Collected data:
--*--
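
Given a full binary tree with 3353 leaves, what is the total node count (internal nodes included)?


Leaf nodes (terminals): 3353
Internal nodes = n - 1 = 3353 - 1 = 3352
Total = leaves + internal = 3353 + 3352 = 6705

6705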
--*--
| Exercise goal |
Restate the entries above. Match them exactly.

| Result |
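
Given a full binary tree with 3353 leaves, what is the total node count (internal nodes included)?


Leaf nodes (terminals): 3353
Internal nodes = n - 1 = 3353 - 1 = 3352
Total = leaves + internal = 3353 + 3352 = 6705

6705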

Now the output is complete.